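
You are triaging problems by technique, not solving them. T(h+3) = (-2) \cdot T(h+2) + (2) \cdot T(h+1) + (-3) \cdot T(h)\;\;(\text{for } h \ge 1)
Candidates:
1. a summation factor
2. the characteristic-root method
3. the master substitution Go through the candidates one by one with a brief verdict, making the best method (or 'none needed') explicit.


Technique: the characteristic-root method — the recurrence is linear and homogeneous with constant coefficients, so the ansatz r^h turns it into a polynomial equation for r.
- a summation factor — a summation factor telescopes one-step recursions; this one carries higher-order memory.
- the characteristic-root method — applicable, and directly so.
- the master substitution — the recursive argument is a shift of the index, not a fixed fraction of it.


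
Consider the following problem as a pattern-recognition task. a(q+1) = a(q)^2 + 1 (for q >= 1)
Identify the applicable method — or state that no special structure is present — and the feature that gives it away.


Verdict: no special technique — a nonlinear dependence on earlier terms breaks linearity, and with it every superposition-based closed form.


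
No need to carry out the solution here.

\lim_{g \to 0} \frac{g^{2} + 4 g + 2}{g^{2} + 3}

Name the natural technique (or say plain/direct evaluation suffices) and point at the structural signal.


Verdict: no special technique — no denominator vanishes and nothing blows up at 0: direct substitution is the whole computation.


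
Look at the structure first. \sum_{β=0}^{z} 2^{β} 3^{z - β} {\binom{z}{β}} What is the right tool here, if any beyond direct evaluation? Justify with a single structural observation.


Method: the binomial theorem — {\binom{z}{β}} weighting matched powers of 2 and 3 is the expanded form of (2 + 3)^z — fold it back up.


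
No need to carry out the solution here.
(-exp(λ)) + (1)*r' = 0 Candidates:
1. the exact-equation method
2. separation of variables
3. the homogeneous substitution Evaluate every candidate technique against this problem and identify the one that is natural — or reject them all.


Method: no special technique — the slope is a function of λ alone, so integrate both sides directly.
- the exact-equation method — with the unknown absent from both coefficients, the cross-partial test holds emptily — nothing for the exact method to work on.
- separation of variables: with no unknown in the slope, separating variables is a formality — the equation integrates directly.
- the homogeneous substitution: the slope is not a function of the ratio of the variables alone.


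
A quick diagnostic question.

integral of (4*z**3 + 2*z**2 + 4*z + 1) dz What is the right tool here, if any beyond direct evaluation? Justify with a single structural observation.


Method: no special technique — nothing composite, nothing rational, nothing trigonometric — each constant-multiple power of z integrates by the power rule alone.


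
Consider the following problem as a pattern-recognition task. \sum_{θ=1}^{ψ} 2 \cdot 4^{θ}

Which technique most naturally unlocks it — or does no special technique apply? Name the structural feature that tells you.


Best approach: the geometric series formula — each term is 4 times the previous one, so the geometric-series formula applies directly.


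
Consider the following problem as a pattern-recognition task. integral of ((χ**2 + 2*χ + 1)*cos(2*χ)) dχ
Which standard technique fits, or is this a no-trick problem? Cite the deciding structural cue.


Best approach: integration by parts — χ**2 + 2*χ + 1 dies after finitely many derivatives while cos(2*χ) cycles under integration — the tabular/parts setup.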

◇ ◇ ◇ ◇ ◇ ◇ ◇

Reproduce the lines of the entries above from the one with "3. the master" to the one with "2. separation of variables", both included, exactly and without any other line.

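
3. the master substitution Go through the candidates one by one with a brief verdict, making the best method (or 'none needed') explicit.


Technique: the characteristic-root method — the recurrence is linear and homogeneous with constant coefficients, so the ansatz r^h turns it into a polynomial equation for r.
- a summation factor — a summation factor telescopes one-step recursions; this one carries higher-order memory.
- the characteristic-root method — applicable, and directly so.
- the master substitution — the recursive argument is a shift of the index, not a fixed fraction of it.


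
Consider the following problem as a pattern-recognition task. a(q+1) = a(q)^2 + 1 (for q >= 1)
Identify the applicable method — or state that no special structure is present — and the feature that gives it away.


Verdict: no special technique — a nonlinear dependence on earlier terms breaks linearity, and with it every superposition-based closed form.


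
No need to carry out the solution here.

\lim_{g \to 0} \frac{g^{2} + 4 g + 2}{g^{2} + 3}

Name the natural technique (or say plain/direct evaluation suffices) and point at the structural signal.


Verdict: no special technique — no denominator vanishes and nothing blows up at 0: direct substitution is the whole computation.


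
Look at the structure first. \sum_{β=0}^{z} 2^{β} 3^{z - β} {\binom{z}{β}} What is the right tool here, if any beyond direct evaluation? Justify with a single structural observation.


Method: the binomial theorem — {\binom{z}{β}} weighting matched powers of 2 and 3 is the expanded form of (2 + 3)^z — fold it back up.


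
No need to carry out the solution here.
(-exp(λ)) + (1)*r' = 0 Candidates:
1. the exact-equation method
2. separation of variables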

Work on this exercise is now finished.